Exercise directions — Report how many lines in the records below hold the word "whichever". Add nothing to the number.

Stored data

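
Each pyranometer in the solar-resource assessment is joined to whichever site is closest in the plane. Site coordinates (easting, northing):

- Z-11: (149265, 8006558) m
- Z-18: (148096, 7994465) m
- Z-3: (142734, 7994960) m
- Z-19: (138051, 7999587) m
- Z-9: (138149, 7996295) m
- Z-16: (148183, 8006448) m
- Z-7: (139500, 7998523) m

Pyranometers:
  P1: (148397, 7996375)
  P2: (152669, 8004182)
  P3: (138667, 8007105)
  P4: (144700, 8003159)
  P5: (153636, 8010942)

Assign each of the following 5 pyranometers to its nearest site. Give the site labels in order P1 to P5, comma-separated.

P1 → Z-18 (d²=3738701.00)
P2 → Z-11 (d²=17232592.00)
P3 → Z-19 (d²=56899780.00)
P4 → Z-16 (d²=22948810.00)
P5 → Z-11 (d²=38325097.00)

Z-18, Z-11, Z-19, Z-16, Z-11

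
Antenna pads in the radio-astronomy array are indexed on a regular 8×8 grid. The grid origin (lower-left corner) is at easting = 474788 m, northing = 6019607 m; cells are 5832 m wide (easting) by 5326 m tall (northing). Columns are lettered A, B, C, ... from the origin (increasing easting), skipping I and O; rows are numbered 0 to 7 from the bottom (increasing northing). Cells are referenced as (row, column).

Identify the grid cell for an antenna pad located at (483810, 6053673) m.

Column index: ⌊(483810 − 474788) / 5832⌋ = ⌊1.547⌋ = 1 → column B
Row offset from origin: ⌊(6053673 − 6019607) / 5326⌋ = ⌊6.396⌋ = 6 → row 6

(6, B)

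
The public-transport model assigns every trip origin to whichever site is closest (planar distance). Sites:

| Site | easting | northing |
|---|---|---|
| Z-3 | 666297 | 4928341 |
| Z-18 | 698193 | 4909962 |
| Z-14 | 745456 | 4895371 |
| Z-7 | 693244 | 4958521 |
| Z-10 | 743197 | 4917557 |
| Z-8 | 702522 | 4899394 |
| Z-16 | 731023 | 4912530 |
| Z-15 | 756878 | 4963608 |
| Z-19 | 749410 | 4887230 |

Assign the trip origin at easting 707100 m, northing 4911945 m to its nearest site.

Squared distances to each site:
Z-3: 1933713625.000; Z-18: 83266938.000; Z-14: 1745880212.000; Z-7: 2361312512.000; Z-10: 1334487953.000; Z-8: 178485685.000; Z-16: 572652154.000; Z-15: 5146914853.000; Z-19: 2400967325.000.
Minimum at Z-18.

Z-18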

Result of this task — 2